→ **WORK REQUEST**
Which lines below contain the word "underlying"? Copy each one.

→ **TASK INPUT**

****************

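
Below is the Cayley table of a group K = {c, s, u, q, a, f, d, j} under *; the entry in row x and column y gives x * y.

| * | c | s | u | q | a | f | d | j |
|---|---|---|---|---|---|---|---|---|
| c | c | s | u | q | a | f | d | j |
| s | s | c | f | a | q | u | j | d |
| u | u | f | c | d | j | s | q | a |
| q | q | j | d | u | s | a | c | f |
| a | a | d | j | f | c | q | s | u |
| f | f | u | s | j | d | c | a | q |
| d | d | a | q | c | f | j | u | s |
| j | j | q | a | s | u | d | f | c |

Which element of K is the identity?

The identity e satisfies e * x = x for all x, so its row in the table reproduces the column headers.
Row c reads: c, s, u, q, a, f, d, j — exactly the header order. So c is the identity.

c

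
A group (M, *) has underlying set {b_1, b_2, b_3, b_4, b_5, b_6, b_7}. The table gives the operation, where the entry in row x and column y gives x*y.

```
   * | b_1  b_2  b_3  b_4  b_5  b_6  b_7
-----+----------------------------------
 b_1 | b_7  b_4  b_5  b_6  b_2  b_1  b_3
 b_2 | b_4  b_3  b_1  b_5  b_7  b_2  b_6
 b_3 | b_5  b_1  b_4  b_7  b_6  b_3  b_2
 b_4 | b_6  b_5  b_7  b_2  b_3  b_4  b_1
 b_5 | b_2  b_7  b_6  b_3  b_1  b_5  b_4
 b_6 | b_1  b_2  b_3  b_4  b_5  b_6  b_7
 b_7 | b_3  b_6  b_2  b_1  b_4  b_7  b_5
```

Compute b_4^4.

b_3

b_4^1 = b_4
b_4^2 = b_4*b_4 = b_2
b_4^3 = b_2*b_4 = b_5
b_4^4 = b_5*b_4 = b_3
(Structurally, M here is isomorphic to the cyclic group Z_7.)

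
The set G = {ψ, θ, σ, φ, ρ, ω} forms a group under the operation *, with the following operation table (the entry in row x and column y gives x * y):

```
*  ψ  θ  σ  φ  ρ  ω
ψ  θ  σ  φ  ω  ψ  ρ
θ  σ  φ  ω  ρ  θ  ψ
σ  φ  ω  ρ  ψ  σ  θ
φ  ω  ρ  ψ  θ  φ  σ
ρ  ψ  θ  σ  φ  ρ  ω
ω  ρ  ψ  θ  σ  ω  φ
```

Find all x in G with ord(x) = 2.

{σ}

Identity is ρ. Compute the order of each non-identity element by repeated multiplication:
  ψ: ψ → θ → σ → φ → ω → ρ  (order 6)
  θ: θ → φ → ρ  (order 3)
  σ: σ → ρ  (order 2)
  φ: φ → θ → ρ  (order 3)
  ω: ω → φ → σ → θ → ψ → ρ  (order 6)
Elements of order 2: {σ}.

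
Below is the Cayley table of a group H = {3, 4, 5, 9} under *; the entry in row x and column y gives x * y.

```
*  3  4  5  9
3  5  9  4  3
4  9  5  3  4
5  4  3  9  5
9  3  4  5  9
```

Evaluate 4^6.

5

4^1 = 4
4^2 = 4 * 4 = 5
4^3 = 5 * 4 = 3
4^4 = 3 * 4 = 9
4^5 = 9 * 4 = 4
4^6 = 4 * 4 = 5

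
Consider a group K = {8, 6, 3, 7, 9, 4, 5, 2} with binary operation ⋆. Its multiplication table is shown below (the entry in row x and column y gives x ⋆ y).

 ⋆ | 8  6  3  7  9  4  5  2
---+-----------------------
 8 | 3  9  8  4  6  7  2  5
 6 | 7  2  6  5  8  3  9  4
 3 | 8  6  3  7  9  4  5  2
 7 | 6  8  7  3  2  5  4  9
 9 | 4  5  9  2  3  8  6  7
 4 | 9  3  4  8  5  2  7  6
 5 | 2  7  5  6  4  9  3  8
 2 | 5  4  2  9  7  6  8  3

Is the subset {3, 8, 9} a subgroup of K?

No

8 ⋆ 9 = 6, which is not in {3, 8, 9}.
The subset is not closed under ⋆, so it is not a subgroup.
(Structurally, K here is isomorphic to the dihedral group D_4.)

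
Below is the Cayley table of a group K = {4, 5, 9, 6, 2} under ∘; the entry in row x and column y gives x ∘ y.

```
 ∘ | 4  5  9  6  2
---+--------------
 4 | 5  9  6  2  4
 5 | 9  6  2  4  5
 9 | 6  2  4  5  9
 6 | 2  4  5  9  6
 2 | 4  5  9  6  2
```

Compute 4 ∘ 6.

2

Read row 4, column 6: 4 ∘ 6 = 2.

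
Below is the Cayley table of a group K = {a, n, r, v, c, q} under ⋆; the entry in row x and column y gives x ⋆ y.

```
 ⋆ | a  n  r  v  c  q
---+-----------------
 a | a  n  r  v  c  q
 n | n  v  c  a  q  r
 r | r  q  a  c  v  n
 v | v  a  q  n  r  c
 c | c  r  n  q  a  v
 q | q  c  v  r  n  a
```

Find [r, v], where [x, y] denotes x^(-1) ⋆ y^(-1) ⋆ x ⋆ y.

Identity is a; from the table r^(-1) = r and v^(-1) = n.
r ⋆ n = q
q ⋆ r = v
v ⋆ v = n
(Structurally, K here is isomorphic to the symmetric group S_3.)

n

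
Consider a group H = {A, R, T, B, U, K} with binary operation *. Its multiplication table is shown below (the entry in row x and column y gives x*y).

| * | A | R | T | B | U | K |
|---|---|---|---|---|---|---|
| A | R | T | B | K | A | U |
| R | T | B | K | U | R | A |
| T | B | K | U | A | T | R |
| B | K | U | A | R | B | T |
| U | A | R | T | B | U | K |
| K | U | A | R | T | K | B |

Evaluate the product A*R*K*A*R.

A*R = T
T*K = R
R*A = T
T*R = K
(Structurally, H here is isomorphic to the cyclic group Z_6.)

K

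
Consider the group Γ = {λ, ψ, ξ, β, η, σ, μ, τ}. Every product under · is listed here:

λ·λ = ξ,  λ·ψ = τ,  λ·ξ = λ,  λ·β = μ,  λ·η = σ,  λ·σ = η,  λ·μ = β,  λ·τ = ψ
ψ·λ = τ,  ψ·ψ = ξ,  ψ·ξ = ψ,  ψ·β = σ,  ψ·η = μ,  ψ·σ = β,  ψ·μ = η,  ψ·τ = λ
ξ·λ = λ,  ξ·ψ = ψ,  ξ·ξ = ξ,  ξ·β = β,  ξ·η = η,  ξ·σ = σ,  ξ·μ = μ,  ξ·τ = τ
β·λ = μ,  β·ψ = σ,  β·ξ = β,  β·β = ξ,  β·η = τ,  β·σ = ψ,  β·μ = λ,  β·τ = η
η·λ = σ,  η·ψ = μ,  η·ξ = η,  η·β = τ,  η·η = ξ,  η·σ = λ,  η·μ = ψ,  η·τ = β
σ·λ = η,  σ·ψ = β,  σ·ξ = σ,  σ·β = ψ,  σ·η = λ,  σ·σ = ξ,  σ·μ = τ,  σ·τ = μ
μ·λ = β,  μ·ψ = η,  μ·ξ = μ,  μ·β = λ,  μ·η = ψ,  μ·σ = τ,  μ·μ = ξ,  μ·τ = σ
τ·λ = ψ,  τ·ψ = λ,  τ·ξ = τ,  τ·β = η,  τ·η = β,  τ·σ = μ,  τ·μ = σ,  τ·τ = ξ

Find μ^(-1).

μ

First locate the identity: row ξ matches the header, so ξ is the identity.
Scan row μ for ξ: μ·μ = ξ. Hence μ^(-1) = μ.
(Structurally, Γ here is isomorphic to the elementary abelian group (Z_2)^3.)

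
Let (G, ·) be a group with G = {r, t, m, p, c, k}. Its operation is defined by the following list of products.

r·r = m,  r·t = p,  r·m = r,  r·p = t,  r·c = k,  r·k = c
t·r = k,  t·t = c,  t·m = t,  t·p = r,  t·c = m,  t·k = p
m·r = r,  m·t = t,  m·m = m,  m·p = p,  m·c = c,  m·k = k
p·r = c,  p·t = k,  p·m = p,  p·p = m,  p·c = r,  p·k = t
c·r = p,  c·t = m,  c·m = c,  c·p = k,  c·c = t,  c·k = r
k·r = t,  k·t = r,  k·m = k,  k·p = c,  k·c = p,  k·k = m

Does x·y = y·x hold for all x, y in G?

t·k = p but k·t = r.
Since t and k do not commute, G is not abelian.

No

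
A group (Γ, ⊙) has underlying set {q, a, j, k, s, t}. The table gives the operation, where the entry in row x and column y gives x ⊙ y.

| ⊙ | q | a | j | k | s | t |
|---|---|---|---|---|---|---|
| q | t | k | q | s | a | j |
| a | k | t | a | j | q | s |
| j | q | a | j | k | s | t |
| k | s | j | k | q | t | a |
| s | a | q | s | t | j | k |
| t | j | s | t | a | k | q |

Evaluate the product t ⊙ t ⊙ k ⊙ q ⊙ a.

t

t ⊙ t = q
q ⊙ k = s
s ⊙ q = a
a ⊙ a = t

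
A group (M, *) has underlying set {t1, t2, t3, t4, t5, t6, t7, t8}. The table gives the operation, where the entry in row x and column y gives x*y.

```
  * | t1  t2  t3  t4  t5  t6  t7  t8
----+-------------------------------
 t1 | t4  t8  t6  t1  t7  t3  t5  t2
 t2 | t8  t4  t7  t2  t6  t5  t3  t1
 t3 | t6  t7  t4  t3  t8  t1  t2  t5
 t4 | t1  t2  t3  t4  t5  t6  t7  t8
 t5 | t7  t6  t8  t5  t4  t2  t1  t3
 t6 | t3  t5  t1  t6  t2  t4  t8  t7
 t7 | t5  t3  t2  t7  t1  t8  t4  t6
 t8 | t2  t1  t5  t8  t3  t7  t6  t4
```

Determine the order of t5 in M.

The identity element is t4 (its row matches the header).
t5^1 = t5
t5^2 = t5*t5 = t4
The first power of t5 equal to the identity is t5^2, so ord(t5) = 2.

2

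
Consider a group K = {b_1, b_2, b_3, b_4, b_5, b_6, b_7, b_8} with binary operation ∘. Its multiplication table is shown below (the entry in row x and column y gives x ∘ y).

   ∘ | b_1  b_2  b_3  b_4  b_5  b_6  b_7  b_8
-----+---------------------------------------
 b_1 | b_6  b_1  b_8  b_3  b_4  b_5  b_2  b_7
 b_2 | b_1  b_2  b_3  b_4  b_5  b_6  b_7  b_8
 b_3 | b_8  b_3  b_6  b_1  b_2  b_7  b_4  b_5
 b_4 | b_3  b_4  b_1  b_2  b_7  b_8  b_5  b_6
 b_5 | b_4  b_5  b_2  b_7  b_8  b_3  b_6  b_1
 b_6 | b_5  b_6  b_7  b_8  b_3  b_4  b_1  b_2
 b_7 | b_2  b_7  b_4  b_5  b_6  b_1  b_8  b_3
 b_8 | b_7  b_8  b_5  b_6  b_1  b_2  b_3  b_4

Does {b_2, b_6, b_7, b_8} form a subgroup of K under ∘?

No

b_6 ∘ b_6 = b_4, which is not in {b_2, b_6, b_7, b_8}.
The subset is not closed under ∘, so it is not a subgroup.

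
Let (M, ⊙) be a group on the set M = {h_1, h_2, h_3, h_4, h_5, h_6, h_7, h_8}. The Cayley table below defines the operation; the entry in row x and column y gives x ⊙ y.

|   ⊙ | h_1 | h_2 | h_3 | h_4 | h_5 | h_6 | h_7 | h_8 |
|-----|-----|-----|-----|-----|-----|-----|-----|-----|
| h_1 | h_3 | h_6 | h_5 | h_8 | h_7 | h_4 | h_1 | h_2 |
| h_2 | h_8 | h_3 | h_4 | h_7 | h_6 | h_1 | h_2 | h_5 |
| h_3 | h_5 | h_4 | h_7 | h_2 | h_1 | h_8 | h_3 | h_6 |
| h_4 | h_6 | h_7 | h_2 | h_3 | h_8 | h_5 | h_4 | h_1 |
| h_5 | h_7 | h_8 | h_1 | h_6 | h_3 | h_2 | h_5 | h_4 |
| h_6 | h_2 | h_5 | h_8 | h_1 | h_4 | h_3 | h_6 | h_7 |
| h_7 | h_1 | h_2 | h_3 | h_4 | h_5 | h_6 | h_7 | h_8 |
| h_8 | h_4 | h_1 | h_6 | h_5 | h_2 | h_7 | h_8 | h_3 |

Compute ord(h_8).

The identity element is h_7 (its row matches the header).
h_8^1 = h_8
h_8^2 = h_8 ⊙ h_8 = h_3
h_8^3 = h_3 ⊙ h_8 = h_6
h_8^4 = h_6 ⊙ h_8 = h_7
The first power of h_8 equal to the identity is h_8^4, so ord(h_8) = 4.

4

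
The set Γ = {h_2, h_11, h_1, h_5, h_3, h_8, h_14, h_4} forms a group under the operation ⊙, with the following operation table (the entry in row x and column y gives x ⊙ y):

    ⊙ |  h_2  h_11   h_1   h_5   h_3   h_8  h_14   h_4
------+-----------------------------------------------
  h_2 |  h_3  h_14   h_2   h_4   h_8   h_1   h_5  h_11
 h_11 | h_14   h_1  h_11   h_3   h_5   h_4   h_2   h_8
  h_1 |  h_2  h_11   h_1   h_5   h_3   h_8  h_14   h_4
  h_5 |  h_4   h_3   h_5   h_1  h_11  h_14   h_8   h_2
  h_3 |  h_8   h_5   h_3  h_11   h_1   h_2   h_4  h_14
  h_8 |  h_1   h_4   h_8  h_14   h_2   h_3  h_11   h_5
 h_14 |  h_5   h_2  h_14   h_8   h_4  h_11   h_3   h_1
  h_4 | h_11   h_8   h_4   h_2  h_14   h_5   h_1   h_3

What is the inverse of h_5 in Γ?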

****************

→ **YOUR RESPONSE**
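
A group (M, *) has underlying set {b_1, b_2, b_3, b_4, b_5, b_6, b_7}. The table gives the operation, where the entry in row x and column y gives x*y.
A group (Γ, ⊙) has underlying set {q, a, j, k, s, t}. The table gives the operation, where the entry in row x and column y gives x ⊙ y.
A group (M, *) has underlying set {t1, t2, t3, t4, t5, t6, t7, t8}. The table gives the operation, where the entry in row x and column y gives x*y.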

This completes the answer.